- **What you need to do**
Each line of the data below that contains "quantities" must be copied.

++++++++

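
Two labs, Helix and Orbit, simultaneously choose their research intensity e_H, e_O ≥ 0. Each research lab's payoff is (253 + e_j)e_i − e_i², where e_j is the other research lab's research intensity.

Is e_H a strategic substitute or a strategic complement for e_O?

strategic complements

Helix's payoff is (253 + e_O)e_H − e_H².
∂π/∂e_H = 253 + e_O − 2e_H = 0, so e_H = 126.5 + 0.5e_O.
The best-response slope de_H/de_O = 0.5 > 0: the reaction function is upward-sloping, so the choices are strategic complements.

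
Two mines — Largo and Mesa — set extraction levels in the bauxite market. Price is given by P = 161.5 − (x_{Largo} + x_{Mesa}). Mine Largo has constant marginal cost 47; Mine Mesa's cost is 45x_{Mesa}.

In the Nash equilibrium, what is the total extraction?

77

Mine Largo's profit: π = x_{Largo}(161.5 − (x_{Largo} + x_{Mesa})) − 47x_{Largo}.
∂π/∂x_{Largo} = 114.5 − 2x_{Largo} − x_{Mesa} = 0, so x_{Largo} = 57.25 − 0.5x_{Mesa}.
By the same steps for Mesa: x_{Mesa} = 58.25 − 0.5x_{Largo}.
Solving the two reaction functions simultaneously: (1 − (−0.5)(−0.5))x_{Largo} = 57.25 − 0.5·58.25, so 0.75x_{Largo} = 28.125 and x_{Largo} = 37.5.
Then x_{Mesa} = 58.25 − 0.5·37.5 = 39.5.
Total extraction: 37.5 + 39.5 = 77.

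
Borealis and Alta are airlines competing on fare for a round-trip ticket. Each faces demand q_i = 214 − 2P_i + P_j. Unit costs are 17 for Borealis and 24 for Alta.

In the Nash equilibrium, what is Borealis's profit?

8871.12

Borealis's profit: π = (P_{Borealis} − 17)(214 − 2P_{Borealis} + P_{Alta}).
∂π/∂P_{Borealis} = 248 − 4P_{Borealis} + P_{Alta} = 0 ⇒ P_{Borealis} = 62 + 0.25P_{Alta}.
Similarly P_{Alta} = 65.5 + 0.25P_{Borealis}.
Solving the two reaction functions simultaneously: (1 − (0.25)(0.25))P_{Borealis} = 62 + 0.25·65.5, so 0.9375P_{Borealis} = 78.375 and P_{Borealis} = 83.6.
Then P_{Alta} = 65.5 + 0.25·83.6 = 86.4.
q_{Borealis} = 214 − 2·83.6 + 86.4 = 133.2.
Profit = (83.6 − 17)·133.2 = 8871.12.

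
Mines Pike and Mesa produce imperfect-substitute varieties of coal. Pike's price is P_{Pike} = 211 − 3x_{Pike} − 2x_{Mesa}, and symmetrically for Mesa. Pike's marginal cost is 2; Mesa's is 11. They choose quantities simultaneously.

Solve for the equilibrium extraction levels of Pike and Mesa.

26.6875, 24.4375

Mine Pike's profit: π = x_{Pike}(211 − 3x_{Pike} − 2x_{Mesa}) − 2x_{Pike}.
∂π/∂x_{Pike} = 209 − 6x_{Pike} − 2x_{Mesa} = 0 ⇒ x_{Pike} = 209/6 − (1/3)x_{Mesa}.
Similarly x_{Mesa} = 100/3 − (1/3)x_{Pike}.
Solving the two reaction functions simultaneously: (1 − (−1/3)(−1/3))x_{Pike} = 209/6 − (1/3)·(100/3), so (8/9)x_{Pike} = 427/18 and x_{Pike} = 26.6875.
Then x_{Mesa} = 100/3 − (1/3)·26.6875 = 24.4375.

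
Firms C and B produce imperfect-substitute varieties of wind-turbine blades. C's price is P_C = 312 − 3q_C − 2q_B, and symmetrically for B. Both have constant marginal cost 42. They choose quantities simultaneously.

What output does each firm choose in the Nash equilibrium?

33.75

Firm C's profit: π = q_C(312 − 3q_C − 2q_B) − 42q_C.
∂π/∂q_C = 270 − 6q_C − 2q_B = 0 ⇒ q_C = 45 − (1/3)q_B.
The game is symmetric, so in equilibrium q_B = q_C: the reaction function gives (4/3)q_C = 45, hence q_C = 33.75.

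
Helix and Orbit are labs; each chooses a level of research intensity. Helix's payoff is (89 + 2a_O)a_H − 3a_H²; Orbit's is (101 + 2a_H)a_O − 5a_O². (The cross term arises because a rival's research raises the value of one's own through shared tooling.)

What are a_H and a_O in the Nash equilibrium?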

++++++++

- **Solution below**
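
Mines Pike and Mesa produce imperfect-substitute varieties of coal. Pike's price is P_{Pike} = 211 − 3x_{Pike} − 2x_{Mesa}, and symmetrically for Mesa. Pike's marginal cost is 2; Mesa's is 11. They choose quantities simultaneously.
Firms C and B produce imperfect-substitute varieties of wind-turbine blades. C's price is P_C = 312 − 3q_C − 2q_B, and symmetrically for B. Both have constant marginal cost 42. They choose quantities simultaneously.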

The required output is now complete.